··· Data shown ···

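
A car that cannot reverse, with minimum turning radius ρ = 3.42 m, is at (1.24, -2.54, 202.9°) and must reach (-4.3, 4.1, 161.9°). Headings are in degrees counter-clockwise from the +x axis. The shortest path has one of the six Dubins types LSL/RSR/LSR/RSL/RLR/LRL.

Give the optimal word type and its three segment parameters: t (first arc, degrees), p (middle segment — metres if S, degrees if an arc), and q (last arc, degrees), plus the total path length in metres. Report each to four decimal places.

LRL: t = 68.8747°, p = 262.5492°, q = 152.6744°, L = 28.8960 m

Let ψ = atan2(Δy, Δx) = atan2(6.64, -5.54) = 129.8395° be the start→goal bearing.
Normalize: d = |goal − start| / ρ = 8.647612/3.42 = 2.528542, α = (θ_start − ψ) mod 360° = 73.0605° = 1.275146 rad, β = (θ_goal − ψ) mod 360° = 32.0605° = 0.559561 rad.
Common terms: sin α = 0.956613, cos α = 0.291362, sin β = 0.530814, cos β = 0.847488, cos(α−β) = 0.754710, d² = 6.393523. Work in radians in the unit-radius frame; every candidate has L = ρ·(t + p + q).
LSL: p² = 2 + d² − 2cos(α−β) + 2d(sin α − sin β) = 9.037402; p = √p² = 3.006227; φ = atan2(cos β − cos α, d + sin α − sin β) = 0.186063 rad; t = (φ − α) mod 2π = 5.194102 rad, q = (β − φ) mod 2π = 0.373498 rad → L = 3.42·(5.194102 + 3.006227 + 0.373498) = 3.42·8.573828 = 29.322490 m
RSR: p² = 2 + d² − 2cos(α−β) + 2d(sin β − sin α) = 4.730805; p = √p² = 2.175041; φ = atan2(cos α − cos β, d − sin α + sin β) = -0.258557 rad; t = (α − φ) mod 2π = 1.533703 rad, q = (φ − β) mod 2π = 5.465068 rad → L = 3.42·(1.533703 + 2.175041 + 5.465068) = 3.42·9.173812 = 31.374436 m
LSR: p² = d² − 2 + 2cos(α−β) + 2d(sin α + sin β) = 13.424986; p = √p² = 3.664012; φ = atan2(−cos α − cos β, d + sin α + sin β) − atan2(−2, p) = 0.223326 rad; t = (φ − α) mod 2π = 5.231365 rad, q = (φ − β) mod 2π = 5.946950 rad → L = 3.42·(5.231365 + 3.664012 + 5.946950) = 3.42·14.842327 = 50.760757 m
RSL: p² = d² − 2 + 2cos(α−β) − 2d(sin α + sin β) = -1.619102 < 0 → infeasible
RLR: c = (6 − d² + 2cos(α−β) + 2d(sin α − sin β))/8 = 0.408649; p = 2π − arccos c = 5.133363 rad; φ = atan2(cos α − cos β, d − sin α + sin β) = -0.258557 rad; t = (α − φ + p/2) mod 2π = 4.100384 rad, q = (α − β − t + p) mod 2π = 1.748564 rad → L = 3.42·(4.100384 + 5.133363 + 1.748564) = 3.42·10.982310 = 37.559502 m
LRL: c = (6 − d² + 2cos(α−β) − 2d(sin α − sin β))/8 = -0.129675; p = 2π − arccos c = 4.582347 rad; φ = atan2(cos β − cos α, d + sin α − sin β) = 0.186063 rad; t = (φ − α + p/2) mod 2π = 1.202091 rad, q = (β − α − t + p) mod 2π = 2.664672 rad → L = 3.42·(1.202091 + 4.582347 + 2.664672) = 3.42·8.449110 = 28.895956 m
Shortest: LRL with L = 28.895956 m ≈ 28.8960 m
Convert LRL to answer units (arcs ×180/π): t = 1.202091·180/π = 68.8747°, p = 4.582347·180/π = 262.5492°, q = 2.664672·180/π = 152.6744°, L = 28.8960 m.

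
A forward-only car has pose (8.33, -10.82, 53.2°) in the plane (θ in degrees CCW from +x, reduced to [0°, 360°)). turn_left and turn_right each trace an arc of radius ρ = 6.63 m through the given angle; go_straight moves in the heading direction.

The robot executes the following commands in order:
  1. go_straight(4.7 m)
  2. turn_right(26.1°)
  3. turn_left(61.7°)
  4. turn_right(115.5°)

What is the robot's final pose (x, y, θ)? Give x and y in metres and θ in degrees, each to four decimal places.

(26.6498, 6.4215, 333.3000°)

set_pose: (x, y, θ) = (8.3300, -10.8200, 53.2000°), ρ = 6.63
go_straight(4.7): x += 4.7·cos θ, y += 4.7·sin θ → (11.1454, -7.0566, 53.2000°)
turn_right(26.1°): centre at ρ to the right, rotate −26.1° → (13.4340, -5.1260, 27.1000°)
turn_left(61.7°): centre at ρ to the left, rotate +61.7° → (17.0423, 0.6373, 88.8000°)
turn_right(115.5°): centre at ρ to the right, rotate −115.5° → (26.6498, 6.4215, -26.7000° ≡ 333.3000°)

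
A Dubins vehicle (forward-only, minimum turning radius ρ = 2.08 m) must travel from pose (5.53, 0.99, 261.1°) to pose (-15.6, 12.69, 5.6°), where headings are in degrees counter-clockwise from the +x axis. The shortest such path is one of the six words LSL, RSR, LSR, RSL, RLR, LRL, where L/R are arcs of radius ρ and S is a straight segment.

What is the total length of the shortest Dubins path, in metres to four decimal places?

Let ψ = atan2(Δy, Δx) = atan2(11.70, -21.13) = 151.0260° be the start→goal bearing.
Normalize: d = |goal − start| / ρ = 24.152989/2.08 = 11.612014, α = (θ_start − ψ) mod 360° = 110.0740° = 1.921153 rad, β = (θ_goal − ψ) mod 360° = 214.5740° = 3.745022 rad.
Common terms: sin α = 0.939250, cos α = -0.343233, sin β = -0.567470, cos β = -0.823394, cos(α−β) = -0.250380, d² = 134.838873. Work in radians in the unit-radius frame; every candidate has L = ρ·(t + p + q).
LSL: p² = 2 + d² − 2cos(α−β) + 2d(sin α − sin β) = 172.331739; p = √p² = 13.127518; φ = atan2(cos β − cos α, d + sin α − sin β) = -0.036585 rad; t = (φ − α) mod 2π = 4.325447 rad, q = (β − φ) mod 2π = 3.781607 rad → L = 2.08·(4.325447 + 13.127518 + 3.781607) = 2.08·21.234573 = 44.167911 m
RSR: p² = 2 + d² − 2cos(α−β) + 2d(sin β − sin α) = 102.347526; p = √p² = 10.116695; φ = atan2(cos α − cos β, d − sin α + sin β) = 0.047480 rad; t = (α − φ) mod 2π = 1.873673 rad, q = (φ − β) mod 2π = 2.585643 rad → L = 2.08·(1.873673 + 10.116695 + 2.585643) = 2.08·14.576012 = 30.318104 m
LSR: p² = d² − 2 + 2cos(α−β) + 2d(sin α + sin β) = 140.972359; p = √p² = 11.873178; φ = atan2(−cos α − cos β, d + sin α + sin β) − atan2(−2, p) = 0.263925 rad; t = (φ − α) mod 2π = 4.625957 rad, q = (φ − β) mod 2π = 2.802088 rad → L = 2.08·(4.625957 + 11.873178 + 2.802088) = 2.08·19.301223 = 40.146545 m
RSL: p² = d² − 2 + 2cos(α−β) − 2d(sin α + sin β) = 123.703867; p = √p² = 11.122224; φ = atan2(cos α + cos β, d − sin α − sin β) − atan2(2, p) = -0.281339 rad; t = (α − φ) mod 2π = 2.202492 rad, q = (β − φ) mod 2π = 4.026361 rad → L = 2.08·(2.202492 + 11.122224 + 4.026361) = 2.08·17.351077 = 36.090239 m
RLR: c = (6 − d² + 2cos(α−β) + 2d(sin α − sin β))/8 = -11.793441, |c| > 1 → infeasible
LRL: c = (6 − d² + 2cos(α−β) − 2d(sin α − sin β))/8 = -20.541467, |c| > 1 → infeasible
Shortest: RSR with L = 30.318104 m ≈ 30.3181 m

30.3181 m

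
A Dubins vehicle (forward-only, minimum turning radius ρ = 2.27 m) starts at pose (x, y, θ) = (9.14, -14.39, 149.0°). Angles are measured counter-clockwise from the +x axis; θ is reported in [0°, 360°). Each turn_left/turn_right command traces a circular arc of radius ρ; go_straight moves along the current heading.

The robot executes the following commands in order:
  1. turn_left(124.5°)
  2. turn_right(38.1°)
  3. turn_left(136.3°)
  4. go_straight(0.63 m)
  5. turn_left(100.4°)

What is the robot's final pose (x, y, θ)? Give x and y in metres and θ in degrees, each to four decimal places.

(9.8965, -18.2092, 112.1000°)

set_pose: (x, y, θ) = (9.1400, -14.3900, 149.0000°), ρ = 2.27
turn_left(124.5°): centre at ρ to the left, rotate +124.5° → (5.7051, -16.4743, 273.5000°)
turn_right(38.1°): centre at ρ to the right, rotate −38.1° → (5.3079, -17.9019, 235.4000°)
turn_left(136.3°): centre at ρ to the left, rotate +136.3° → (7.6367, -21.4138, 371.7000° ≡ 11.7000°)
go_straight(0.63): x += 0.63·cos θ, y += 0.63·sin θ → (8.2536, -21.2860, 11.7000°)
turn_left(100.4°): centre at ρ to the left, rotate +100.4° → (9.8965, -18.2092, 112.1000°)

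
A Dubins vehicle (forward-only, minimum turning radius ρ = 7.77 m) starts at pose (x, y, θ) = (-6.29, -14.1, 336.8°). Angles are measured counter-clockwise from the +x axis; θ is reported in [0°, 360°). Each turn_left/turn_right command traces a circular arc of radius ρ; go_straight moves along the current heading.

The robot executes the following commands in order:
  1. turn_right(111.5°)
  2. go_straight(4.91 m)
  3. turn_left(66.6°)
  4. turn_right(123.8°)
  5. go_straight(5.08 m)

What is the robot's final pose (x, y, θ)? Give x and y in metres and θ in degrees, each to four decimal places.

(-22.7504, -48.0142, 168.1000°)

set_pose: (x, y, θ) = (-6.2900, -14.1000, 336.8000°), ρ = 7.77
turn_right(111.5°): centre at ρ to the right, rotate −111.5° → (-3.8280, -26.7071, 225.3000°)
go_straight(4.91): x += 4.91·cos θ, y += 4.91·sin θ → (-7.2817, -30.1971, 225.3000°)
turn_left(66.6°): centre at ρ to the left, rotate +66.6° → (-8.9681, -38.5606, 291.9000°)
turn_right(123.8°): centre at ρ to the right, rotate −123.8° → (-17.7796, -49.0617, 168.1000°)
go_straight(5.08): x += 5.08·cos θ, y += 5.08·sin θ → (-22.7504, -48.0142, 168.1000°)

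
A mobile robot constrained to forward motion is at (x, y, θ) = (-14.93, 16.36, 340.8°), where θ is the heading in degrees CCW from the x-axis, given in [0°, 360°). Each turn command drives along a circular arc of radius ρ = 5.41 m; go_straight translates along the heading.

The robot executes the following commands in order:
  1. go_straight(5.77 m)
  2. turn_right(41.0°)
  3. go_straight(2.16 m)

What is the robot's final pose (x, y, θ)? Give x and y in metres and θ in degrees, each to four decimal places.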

···

■ **Goal of the exercise**
Working from the data above, extract solely the lines from the one containing "1. go_straight(4.7 m)" through the one containing "A Dubins vehicle (forward-only, minimum turning radius ρ = 2.08", exactly as they appear, both included.

■ **Exercise response**
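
  1. go_straight(4.7 m)
  2. turn_right(26.1°)
  3. turn_left(61.7°)
  4. turn_right(115.5°)

What is the robot's final pose (x, y, θ)? Give x and y in metres and θ in degrees, each to four decimal places.

(26.6498, 6.4215, 333.3000°)

set_pose: (x, y, θ) = (8.3300, -10.8200, 53.2000°), ρ = 6.63
go_straight(4.7): x += 4.7·cos θ, y += 4.7·sin θ → (11.1454, -7.0566, 53.2000°)
turn_right(26.1°): centre at ρ to the right, rotate −26.1° → (13.4340, -5.1260, 27.1000°)
turn_left(61.7°): centre at ρ to the left, rotate +61.7° → (17.0423, 0.6373, 88.8000°)
turn_right(115.5°): centre at ρ to the right, rotate −115.5° → (26.6498, 6.4215, -26.7000° ≡ 333.3000°)

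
A Dubins vehicle (forward-only, minimum turning radius ρ = 2.08 m) must travel from pose (5.53, 0.99, 261.1°) to pose (-15.6, 12.69, 5.6°), where headings are in degrees counter-clockwise from the +x axis. The shortest such path is one of the six words LSL, RSR, LSR, RSL, RLR, LRL, where L/R are arcs of radius ρ and S is a straight segment.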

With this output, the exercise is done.